- WHAT THE TASK REQUIRES
Write out the entries again exactly as they are given.

- EXERCISE INPUTS
::::::::::

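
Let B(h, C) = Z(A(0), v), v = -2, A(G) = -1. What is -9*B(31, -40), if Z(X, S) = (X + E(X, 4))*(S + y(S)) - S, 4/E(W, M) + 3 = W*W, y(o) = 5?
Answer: 63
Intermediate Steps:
E(W, M) = 4/(-3 + W²) (E(W, M) = 4/(-3 + W*W) = 4/(-3 + W²))
Z(X, S) = -S + (5 + S)*(X + 4/(-3 + X²)) (Z(X, S) = (X + 4/(-3 + X²))*(S + 5) - S = (X + 4/(-3 + X²))*(5 + S) - S = (5 + S)*(X + 4/(-3 + X²)) - S = -S + (5 + S)*(X + 4/(-3 + X²)))
B(h, C) = -7 (B(h, C) = (20 + 4*(-2) + (-3 + (-1)²)*(-1*(-2) + 5*(-1) - 2*(-1)))/(-3 + (-1)²) = (20 - 8 + (-3 + 1)*(2 - 5 + 2))/(-3 + 1) = (20 - 8 - 2*(-1))/(-2) = -(20 - 8 + 2)/2 = -½*14 = -7)
-9*B(31, -40) = -9*(-7) = 63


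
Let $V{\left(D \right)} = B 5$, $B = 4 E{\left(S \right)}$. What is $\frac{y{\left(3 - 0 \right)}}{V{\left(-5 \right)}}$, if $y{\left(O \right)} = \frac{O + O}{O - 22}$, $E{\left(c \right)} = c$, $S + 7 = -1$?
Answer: $\frac{3}{1520} \approx 0.0019737$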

::::::::::

- WRITTEN SOLUTION
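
Let B(h, C) = Z(A(0), v), v = -2, A(G) = -1. What is -9*B(31, -40), if Z(X, S) = (X + E(X, 4))*(S + y(S)) - S, 4/E(W, M) + 3 = W*W, y(o) = 5?
Answer: 63
Intermediate Steps:
E(W, M) = 4/(-3 + W²) (E(W, M) = 4/(-3 + W*W) = 4/(-3 + W²))
Z(X, S) = -S + (5 + S)*(X + 4/(-3 + X²)) (Z(X, S) = (X + 4/(-3 + X²))*(S + 5) - S = (X + 4/(-3 + X²))*(5 + S) - S = (5 + S)*(X + 4/(-3 + X²)) - S = -S + (5 + S)*(X + 4/(-3 + X²)))
B(h, C) = -7 (B(h, C) = (20 + 4*(-2) + (-3 + (-1)²)*(-1*(-2) + 5*(-1) - 2*(-1)))/(-3 + (-1)²) = (20 - 8 + (-3 + 1)*(2 - 5 + 2))/(-3 + 1) = (20 - 8 - 2*(-1))/(-2) = -(20 - 8 + 2)/2 = -½*14 = -7)
-9*B(31, -40) = -9*(-7) = 63


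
Let $V{\left(D \right)} = B 5$, $B = 4 E{\left(S \right)}$. What is $\frac{y{\left(3 - 0 \right)}}{V{\left(-5 \right)}}$, if $y{\left(O \right)} = \frac{O + O}{O - 22}$, $E{\left(c \right)} = c$, $S + 7 = -1$?
Answer: $\frac{3}{1520} \approx 0.0019737$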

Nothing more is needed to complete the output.